WHAT NEEDS TO BE DONE: Pick every line from the data that holds the word "pile".

──────── EXERCISE DATA

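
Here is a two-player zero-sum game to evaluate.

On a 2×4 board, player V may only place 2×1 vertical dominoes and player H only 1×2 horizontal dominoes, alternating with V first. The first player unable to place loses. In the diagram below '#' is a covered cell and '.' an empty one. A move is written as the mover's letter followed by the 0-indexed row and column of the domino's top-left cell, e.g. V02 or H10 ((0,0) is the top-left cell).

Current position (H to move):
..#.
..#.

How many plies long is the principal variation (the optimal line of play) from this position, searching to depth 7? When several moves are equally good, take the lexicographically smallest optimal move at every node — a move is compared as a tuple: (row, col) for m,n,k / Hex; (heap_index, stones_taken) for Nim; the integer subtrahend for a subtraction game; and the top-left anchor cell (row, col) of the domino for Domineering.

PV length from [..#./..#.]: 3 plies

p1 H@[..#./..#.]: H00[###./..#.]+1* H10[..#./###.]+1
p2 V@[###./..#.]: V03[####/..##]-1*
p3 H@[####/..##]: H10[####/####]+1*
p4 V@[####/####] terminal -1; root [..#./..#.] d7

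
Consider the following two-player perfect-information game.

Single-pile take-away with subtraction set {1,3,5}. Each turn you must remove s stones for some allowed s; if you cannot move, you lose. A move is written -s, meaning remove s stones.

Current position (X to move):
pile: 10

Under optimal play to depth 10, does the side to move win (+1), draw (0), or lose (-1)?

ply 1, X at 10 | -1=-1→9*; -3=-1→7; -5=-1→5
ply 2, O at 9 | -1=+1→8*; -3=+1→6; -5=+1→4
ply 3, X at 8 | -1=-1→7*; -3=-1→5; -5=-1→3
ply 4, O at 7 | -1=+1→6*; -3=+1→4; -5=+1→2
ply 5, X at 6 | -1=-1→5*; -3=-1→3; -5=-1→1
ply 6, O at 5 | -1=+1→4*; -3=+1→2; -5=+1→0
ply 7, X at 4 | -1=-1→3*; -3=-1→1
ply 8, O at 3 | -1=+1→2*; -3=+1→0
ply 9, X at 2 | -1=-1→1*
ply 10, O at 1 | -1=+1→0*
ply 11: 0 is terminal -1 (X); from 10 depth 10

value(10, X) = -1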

────────────────

WRITTEN SOLUTION:
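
Single-pile take-away with subtraction set {1,3,5}. Each turn you must remove s stones for some allowed s; if you cannot move, you lose. A move is written -s, meaning remove s stones.
pile: 10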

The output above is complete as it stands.